> [Material for the task]:
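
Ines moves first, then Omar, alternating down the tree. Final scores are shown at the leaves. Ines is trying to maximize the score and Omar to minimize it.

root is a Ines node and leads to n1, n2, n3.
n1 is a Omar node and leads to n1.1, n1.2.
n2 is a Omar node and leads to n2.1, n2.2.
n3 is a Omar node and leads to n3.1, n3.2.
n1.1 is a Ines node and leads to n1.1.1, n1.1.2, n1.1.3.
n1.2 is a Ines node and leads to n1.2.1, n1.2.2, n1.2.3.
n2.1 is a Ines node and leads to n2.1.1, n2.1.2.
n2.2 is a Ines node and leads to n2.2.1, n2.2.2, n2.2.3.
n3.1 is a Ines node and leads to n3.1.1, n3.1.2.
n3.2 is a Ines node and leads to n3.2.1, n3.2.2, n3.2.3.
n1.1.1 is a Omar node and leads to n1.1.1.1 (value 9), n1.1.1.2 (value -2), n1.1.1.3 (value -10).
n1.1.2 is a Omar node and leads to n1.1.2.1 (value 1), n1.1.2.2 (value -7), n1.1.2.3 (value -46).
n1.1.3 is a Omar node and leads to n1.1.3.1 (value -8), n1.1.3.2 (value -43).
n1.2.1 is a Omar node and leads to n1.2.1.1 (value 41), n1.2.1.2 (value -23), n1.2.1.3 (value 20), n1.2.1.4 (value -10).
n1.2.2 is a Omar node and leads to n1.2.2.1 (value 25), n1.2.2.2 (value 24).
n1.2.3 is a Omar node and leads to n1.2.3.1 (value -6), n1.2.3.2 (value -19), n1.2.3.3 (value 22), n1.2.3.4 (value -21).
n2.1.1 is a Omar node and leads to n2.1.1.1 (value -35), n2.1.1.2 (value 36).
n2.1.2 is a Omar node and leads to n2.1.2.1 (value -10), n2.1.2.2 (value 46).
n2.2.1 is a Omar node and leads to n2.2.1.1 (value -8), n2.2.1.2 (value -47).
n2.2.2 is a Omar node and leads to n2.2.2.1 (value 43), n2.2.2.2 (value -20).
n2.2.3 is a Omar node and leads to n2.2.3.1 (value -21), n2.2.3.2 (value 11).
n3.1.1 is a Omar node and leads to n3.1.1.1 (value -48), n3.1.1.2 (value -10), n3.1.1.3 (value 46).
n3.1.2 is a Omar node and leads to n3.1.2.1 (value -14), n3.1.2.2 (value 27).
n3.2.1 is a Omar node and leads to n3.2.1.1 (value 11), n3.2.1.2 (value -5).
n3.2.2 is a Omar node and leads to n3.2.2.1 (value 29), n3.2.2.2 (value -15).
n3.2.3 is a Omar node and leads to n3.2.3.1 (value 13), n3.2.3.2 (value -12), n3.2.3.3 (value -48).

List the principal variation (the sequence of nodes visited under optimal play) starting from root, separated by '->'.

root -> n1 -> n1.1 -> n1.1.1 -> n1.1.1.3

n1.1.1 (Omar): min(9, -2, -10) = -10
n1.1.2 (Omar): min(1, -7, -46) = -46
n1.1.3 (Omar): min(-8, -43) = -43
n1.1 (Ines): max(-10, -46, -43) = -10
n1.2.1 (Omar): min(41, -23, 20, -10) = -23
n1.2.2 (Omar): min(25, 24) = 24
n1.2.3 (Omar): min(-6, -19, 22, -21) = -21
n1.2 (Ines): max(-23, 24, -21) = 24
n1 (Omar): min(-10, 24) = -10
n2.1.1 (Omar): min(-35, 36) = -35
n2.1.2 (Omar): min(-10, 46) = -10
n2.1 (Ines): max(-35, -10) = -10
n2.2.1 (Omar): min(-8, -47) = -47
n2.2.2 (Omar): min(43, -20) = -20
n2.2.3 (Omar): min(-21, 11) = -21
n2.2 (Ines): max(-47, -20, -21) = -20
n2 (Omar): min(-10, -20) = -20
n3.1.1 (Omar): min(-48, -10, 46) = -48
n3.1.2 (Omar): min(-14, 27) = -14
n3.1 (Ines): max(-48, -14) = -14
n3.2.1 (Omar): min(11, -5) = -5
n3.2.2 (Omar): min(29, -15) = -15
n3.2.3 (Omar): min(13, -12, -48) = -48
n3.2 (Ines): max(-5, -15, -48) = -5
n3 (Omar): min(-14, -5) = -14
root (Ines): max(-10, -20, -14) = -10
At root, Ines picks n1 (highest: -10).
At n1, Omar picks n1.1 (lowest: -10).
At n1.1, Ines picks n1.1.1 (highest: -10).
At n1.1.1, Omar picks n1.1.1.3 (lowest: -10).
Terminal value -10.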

> [Work request]: Word for word, copy all of the listing above.

> [Exercise output]:
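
Ines moves first, then Omar, alternating down the tree. Final scores are shown at the leaves. Ines is trying to maximize the score and Omar to minimize it.

root is a Ines node and leads to n1, n2, n3.
n1 is a Omar node and leads to n1.1, n1.2.
n2 is a Omar node and leads to n2.1, n2.2.
n3 is a Omar node and leads to n3.1, n3.2.
n1.1 is a Ines node and leads to n1.1.1, n1.1.2, n1.1.3.
n1.2 is a Ines node and leads to n1.2.1, n1.2.2, n1.2.3.
n2.1 is a Ines node and leads to n2.1.1, n2.1.2.
n2.2 is a Ines node and leads to n2.2.1, n2.2.2, n2.2.3.
n3.1 is a Ines node and leads to n3.1.1, n3.1.2.
n3.2 is a Ines node and leads to n3.2.1, n3.2.2, n3.2.3.
n1.1.1 is a Omar node and leads to n1.1.1.1 (value 9), n1.1.1.2 (value -2), n1.1.1.3 (value -10).
n1.1.2 is a Omar node and leads to n1.1.2.1 (value 1), n1.1.2.2 (value -7), n1.1.2.3 (value -46).
n1.1.3 is a Omar node and leads to n1.1.3.1 (value -8), n1.1.3.2 (value -43).
n1.2.1 is a Omar node and leads to n1.2.1.1 (value 41), n1.2.1.2 (value -23), n1.2.1.3 (value 20), n1.2.1.4 (value -10).
n1.2.2 is a Omar node and leads to n1.2.2.1 (value 25), n1.2.2.2 (value 24).
n1.2.3 is a Omar node and leads to n1.2.3.1 (value -6), n1.2.3.2 (value -19), n1.2.3.3 (value 22), n1.2.3.4 (value -21).
n2.1.1 is a Omar node and leads to n2.1.1.1 (value -35), n2.1.1.2 (value 36).
n2.1.2 is a Omar node and leads to n2.1.2.1 (value -10), n2.1.2.2 (value 46).
n2.2.1 is a Omar node and leads to n2.2.1.1 (value -8), n2.2.1.2 (value -47).
n2.2.2 is a Omar node and leads to n2.2.2.1 (value 43), n2.2.2.2 (value -20).
n2.2.3 is a Omar node and leads to n2.2.3.1 (value -21), n2.2.3.2 (value 11).
n3.1.1 is a Omar node and leads to n3.1.1.1 (value -48), n3.1.1.2 (value -10), n3.1.1.3 (value 46).
n3.1.2 is a Omar node and leads to n3.1.2.1 (value -14), n3.1.2.2 (value 27).
n3.2.1 is a Omar node and leads to n3.2.1.1 (value 11), n3.2.1.2 (value -5).
n3.2.2 is a Omar node and leads to n3.2.2.1 (value 29), n3.2.2.2 (value -15).
n3.2.3 is a Omar node and leads to n3.2.3.1 (value 13), n3.2.3.2 (value -12), n3.2.3.3 (value -48).

List the principal variation (the sequence of nodes visited under optimal play) starting from root, separated by '->'.

root -> n1 -> n1.1 -> n1.1.1 -> n1.1.1.3

n1.1.1 (Omar): min(9, -2, -10) = -10
n1.1.2 (Omar): min(1, -7, -46) = -46
n1.1.3 (Omar): min(-8, -43) = -43
n1.1 (Ines): max(-10, -46, -43) = -10
n1.2.1 (Omar): min(41, -23, 20, -10) = -23
n1.2.2 (Omar): min(25, 24) = 24
n1.2.3 (Omar): min(-6, -19, 22, -21) = -21
n1.2 (Ines): max(-23, 24, -21) = 24
n1 (Omar): min(-10, 24) = -10
n2.1.1 (Omar): min(-35, 36) = -35
n2.1.2 (Omar): min(-10, 46) = -10
n2.1 (Ines): max(-35, -10) = -10
n2.2.1 (Omar): min(-8, -47) = -47
n2.2.2 (Omar): min(43, -20) = -20
n2.2.3 (Omar): min(-21, 11) = -21
n2.2 (Ines): max(-47, -20, -21) = -20
n2 (Omar): min(-10, -20) = -20
n3.1.1 (Omar): min(-48, -10, 46) = -48
n3.1.2 (Omar): min(-14, 27) = -14
n3.1 (Ines): max(-48, -14) = -14
n3.2.1 (Omar): min(11, -5) = -5
n3.2.2 (Omar): min(29, -15) = -15
n3.2.3 (Omar): min(13, -12, -48) = -48
n3.2 (Ines): max(-5, -15, -48) = -5
n3 (Omar): min(-14, -5) = -14
root (Ines): max(-10, -20, -14) = -10
At root, Ines picks n1 (highest: -10).
At n1, Omar picks n1.1 (lowest: -10).
At n1.1, Ines picks n1.1.1 (highest: -10).
At n1.1.1, Omar picks n1.1.1.3 (lowest: -10).
Terminal value -10.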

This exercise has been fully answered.